[Items from a dataset]
-.-.-

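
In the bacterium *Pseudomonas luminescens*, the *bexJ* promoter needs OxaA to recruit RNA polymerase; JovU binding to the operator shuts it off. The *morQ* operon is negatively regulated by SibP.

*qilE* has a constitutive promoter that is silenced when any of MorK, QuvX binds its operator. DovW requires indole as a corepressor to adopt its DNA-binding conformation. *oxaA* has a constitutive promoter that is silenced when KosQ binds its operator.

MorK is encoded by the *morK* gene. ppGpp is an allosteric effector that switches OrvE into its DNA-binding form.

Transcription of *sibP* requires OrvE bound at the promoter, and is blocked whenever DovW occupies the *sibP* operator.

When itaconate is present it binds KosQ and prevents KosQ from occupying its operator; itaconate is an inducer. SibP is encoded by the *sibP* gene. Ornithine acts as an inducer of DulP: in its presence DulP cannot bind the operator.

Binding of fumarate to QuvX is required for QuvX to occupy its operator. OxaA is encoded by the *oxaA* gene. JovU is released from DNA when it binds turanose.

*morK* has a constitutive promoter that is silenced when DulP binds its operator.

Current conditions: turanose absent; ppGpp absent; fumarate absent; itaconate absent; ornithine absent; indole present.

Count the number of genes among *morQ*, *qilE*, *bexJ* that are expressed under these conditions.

Indole is present, so DovW is active.
ppGpp is absent, so OrvE is inactive.
With repressor DovW bound, *sibP* is not transcribed.
So SibP is not produced.
With no repressor bound, *morQ* is transcribed.
→ *morQ* is ON.
Ornithine is absent, so DulP is active.
With repressor DulP bound, *morK* is not transcribed.
So MorK is not produced.
Fumarate is absent, so QuvX is inactive.
With no repressor bound, *qilE* is transcribed.
→ *qilE* is ON.
Itaconate is absent, so KosQ is active.
With repressor KosQ bound, *oxaA* is not transcribed.
So OxaA is not produced.
Turanose is absent, so JovU is active.
With repressor JovU bound, *bexJ* is not transcribed.
→ *bexJ* is OFF.
2 of the 3 genes are transcribed.

2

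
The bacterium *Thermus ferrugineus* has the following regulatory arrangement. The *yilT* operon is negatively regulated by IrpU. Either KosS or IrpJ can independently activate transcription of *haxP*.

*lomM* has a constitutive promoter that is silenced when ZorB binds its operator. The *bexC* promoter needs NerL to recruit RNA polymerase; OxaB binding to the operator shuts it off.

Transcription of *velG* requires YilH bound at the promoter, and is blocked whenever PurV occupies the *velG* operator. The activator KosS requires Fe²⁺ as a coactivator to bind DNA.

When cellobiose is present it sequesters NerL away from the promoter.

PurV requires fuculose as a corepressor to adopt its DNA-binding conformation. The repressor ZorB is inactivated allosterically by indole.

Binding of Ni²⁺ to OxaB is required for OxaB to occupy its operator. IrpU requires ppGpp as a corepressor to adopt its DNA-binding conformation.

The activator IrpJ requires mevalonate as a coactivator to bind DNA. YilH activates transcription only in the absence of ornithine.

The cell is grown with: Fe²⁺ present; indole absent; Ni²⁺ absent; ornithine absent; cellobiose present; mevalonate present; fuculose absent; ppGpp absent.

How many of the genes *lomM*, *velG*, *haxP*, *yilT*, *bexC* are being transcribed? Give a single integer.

Indole is absent, so ZorB is active.
With repressor ZorB bound, *lomM* is not transcribed.
→ *lomM* is OFF.
Fuculose is absent, so PurV is inactive.
Ornithine is absent, so YilH is active.
No repressor is bound and YilH is active, so *velG* is transcribed.
→ *velG* is ON.
Fe²⁺ is present, so KosS is active.
Mevalonate is present, so IrpJ is active.
Activator KosS is present, so *haxP* is transcribed.
→ *haxP* is ON.
ppGpp is absent, so IrpU is inactive.
With no repressor bound, *yilT* is transcribed.
→ *yilT* is ON.
Ni²⁺ is absent, so OxaB is inactive.
Cellobiose is present, so NerL is inactive.
Required activator NerL is absent, so *bexC* is not transcribed.
→ *bexC* is OFF.
3 of the 5 genes are transcribed.

3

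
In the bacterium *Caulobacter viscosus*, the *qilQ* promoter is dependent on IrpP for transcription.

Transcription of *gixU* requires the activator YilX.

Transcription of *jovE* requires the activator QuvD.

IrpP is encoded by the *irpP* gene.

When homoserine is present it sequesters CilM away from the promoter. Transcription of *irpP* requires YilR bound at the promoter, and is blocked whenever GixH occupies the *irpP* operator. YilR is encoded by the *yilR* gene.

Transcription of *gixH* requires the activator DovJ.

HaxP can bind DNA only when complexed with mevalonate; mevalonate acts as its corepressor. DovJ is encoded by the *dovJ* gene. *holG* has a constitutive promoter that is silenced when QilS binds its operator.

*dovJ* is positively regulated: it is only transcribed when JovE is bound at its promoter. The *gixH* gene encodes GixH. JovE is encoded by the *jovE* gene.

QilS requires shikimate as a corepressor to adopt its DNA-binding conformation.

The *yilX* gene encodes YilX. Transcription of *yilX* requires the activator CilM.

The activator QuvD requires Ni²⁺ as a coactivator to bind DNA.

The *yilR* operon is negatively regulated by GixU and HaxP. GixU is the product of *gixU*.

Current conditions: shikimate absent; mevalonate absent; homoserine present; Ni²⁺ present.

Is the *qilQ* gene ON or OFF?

Homoserine is present, so CilM is inactive.
Required activator CilM is absent, so *yilX* is not transcribed.
So YilX is not produced.
Required activator YilX is absent, so *gixU* is not transcribed.
So GixU is not produced.
Mevalonate is absent, so HaxP is inactive.
With no repressor bound, *yilR* is transcribed.
So YilR is produced and active.
Ni²⁺ is present, so QuvD is active.
No repressor is bound and QuvD is active, so *jovE* is transcribed.
So JovE is produced and active.
No repressor is bound and JovE is active, so *dovJ* is transcribed.
So DovJ is produced and active.
No repressor is bound and DovJ is active, so *gixH* is transcribed.
So GixH is produced and active.
With repressor GixH bound, *irpP* is not transcribed.
So IrpP is not produced.
Required activator IrpP is absent, so *qilQ* is not transcribed.

OFF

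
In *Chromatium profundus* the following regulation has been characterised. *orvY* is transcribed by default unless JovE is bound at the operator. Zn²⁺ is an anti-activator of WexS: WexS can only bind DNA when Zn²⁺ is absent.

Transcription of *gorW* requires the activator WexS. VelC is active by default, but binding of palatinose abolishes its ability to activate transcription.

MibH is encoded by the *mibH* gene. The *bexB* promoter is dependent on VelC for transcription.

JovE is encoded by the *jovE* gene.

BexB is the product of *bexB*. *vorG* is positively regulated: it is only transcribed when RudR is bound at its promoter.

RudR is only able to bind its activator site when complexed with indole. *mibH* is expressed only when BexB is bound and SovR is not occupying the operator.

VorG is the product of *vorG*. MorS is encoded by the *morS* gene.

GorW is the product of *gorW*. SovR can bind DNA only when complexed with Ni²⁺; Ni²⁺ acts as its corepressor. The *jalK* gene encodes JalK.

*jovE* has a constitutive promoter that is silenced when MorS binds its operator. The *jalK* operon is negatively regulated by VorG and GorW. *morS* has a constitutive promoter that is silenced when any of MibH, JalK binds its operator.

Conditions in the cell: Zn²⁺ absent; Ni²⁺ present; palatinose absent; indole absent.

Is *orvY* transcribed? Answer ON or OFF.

ON

Palatinose is absent, so VelC is active.
No repressor is bound and VelC is active, so *bexB* is transcribed.
So BexB is produced and active.
Ni²⁺ is present, so SovR is active.
With repressor SovR bound, *mibH* is not transcribed.
So MibH is not produced.
Indole is absent, so RudR is inactive.
Required activator RudR is absent, so *vorG* is not transcribed.
So VorG is not produced.
Zn²⁺ is absent, so WexS is active.
No repressor is bound and WexS is active, so *gorW* is transcribed.
So GorW is produced and active.
With repressor GorW bound, *jalK* is not transcribed.
So JalK is not produced.
With no repressor bound, *morS* is transcribed.
So MorS is produced and active.
With repressor MorS bound, *jovE* is not transcribed.
So JovE is not produced.
With no repressor bound, *orvY* is transcribed.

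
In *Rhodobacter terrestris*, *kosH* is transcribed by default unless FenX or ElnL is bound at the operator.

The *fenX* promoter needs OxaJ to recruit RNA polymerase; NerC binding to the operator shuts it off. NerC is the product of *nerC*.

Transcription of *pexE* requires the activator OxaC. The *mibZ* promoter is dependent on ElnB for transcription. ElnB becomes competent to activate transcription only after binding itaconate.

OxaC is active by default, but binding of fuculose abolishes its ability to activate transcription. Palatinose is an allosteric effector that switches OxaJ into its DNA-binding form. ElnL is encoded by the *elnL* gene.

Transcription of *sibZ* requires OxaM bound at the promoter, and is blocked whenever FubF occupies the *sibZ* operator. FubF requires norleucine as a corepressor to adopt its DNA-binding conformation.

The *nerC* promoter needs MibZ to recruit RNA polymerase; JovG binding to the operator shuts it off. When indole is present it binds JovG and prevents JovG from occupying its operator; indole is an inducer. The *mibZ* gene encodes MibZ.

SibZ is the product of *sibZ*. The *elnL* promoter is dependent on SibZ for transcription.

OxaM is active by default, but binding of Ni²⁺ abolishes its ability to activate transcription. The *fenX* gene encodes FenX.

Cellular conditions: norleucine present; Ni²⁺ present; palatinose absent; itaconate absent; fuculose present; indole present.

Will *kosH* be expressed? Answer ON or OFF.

Itaconate is absent, so ElnB is inactive.
Required activator ElnB is absent, so *mibZ* is not transcribed.
So MibZ is not produced.
Indole is present, so JovG is inactive.
Required activator MibZ is absent, so *nerC* is not transcribed.
So NerC is not produced.
Palatinose is absent, so OxaJ is inactive.
Required activator OxaJ is absent, so *fenX* is not transcribed.
So FenX is not produced.
Ni²⁺ is present, so OxaM is inactive.
Norleucine is present, so FubF is active.
With repressor FubF bound, *sibZ* is not transcribed.
So SibZ is not produced.
Required activator SibZ is absent, so *elnL* is not transcribed.
So ElnL is not produced.
With no repressor bound, *kosH* is transcribed.

ON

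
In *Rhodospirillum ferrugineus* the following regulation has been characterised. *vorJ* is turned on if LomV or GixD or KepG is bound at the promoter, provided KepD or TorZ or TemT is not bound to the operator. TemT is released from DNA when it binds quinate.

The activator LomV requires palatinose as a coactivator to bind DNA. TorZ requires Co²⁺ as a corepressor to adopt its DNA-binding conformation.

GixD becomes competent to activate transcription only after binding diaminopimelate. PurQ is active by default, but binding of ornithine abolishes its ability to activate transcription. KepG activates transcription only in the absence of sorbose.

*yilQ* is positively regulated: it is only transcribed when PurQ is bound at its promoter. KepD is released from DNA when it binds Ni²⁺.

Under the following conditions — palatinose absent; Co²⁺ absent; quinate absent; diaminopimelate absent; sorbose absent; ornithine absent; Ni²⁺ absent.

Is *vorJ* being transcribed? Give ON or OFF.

Palatinose is absent, so LomV is inactive.
Diaminopimelate is absent, so GixD is inactive.
Sorbose is absent, so KepG is active.
Ni²⁺ is absent, so KepD is active.
Co²⁺ is absent, so TorZ is inactive.
Quinate is absent, so TemT is active.
With repressor KepD bound, *vorJ* is not transcribed.

OFF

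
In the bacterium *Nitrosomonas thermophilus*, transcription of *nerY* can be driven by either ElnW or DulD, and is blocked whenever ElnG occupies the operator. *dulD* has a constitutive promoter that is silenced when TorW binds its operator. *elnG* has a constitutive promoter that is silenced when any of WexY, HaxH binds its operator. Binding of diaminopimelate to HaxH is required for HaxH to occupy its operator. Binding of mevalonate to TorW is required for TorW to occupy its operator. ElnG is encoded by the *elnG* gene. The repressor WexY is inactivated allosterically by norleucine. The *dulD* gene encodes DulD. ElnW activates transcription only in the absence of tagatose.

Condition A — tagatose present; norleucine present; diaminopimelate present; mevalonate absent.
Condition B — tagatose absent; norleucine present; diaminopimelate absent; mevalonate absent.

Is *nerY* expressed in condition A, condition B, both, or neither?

Condition A:
Tagatose is present, so ElnW is inactive.
Norleucine is present, so WexY is inactive.
Diaminopimelate is present, so HaxH is active.
With repressor HaxH bound, *elnG* is not transcribed.
So ElnG is not produced.
Mevalonate is absent, so TorW is inactive.
With no repressor bound, *dulD* is transcribed.
So DulD is produced and active.
Activator DulD is present, so *nerY* is transcribed.
→ *nerY* is ON in A.
Condition B:
Tagatose is absent, so ElnW is active.
Norleucine is present, so WexY is inactive.
Diaminopimelate is absent, so HaxH is inactive.
With no repressor bound, *elnG* is transcribed.
So ElnG is produced and active.
Mevalonate is absent, so TorW is inactive.
With no repressor bound, *dulD* is transcribed.
So DulD is produced and active.
With repressor ElnG bound, *nerY* is not transcribed.
→ *nerY* is OFF in B.

A only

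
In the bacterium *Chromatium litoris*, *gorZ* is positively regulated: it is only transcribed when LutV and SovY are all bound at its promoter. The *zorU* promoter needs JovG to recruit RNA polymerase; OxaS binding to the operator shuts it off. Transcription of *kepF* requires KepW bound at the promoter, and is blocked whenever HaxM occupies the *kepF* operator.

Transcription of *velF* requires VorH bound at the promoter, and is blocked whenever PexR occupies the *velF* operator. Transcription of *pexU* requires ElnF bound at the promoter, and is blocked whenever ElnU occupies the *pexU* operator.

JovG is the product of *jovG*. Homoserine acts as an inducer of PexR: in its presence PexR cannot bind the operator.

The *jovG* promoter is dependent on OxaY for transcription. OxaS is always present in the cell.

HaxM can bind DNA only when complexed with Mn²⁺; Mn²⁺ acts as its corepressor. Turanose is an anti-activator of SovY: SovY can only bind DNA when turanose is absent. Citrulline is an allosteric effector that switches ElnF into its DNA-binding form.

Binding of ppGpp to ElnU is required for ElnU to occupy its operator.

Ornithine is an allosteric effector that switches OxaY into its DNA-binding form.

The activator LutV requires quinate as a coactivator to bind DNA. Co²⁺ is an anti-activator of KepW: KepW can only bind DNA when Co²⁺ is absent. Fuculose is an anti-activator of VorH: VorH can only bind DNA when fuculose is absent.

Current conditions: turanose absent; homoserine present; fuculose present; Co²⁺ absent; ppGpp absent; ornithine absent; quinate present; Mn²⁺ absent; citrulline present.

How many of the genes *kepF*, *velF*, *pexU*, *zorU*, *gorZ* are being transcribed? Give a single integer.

3

Co²⁺ is absent, so KepW is active.
Mn²⁺ is absent, so HaxM is inactive.
No repressor is bound and KepW is active, so *kepF* is transcribed.
→ *kepF* is ON.
Homoserine is present, so PexR is inactive.
Fuculose is present, so VorH is inactive.
Required activator VorH is absent, so *velF* is not transcribed.
→ *velF* is OFF.
Citrulline is present, so ElnF is active.
ppGpp is absent, so ElnU is inactive.
No repressor is bound and ElnF is active, so *pexU* is transcribed.
→ *pexU* is ON.
OxaS is produced constitutively and is active.
Ornithine is absent, so OxaY is inactive.
Required activator OxaY is absent, so *jovG* is not transcribed.
So JovG is not produced.
With repressor OxaS bound, *zorU* is not transcribed.
→ *zorU* is OFF.
Quinate is present, so LutV is active.
Turanose is absent, so SovY is active.
No repressor is bound and LutV and SovY are active, so *gorZ* is transcribed.
→ *gorZ* is ON.
3 of the 5 genes are transcribed.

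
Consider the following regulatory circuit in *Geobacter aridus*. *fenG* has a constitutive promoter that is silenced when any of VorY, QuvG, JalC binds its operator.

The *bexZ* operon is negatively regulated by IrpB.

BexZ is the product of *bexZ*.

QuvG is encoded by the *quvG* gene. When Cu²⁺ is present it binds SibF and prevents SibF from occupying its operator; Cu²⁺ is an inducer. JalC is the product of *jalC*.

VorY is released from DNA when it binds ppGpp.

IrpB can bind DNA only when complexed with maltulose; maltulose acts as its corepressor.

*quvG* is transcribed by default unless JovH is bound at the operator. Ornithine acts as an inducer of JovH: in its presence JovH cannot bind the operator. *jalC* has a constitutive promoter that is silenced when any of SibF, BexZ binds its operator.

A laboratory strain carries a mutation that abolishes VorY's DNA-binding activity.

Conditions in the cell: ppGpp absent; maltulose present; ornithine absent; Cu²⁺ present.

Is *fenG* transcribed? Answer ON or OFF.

OFF

VorY is non-functional in this strain, so it has no effect.
Ornithine is absent, so JovH is active.
With repressor JovH bound, *quvG* is not transcribed.
So QuvG is not produced.
Cu²⁺ is present, so SibF is inactive.
Maltulose is present, so IrpB is active.
With repressor IrpB bound, *bexZ* is not transcribed.
So BexZ is not produced.
With no repressor bound, *jalC* is transcribed.
So JalC is produced and active.
With repressor JalC bound, *fenG* is not transcribed.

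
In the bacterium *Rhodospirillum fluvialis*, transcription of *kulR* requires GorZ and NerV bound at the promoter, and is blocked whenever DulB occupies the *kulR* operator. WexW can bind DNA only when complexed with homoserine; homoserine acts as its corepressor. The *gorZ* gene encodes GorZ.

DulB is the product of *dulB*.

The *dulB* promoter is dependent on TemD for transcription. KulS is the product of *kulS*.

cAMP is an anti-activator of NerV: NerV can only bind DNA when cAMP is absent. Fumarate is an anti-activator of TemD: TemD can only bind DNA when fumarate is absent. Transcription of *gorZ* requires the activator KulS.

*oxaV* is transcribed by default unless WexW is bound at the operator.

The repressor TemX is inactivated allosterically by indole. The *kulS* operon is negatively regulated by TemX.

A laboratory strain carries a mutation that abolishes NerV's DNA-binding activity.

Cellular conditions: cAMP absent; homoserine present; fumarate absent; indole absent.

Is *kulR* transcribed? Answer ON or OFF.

Indole is absent, so TemX is active.
With repressor TemX bound, *kulS* is not transcribed.
So KulS is not produced.
Required activator KulS is absent, so *gorZ* is not transcribed.
So GorZ is not produced.
Fumarate is absent, so TemD is active.
No repressor is bound and TemD is active, so *dulB* is transcribed.
So DulB is produced and active.
NerV is non-functional in this strain, so it has no effect.
With repressor DulB bound, *kulR* is not transcribed.

OFF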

-.-.-

TASK TO COMPLETE:
Look through the entries above. Copy out every line holding the word "Cellular".

ANSWER BOX:
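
Cellular conditions: norleucine present; Ni²⁺ present; palatinose absent; itaconate absent; fuculose present; indole present.
Cellular conditions: cAMP absent; homoserine present; fumarate absent; indole absent.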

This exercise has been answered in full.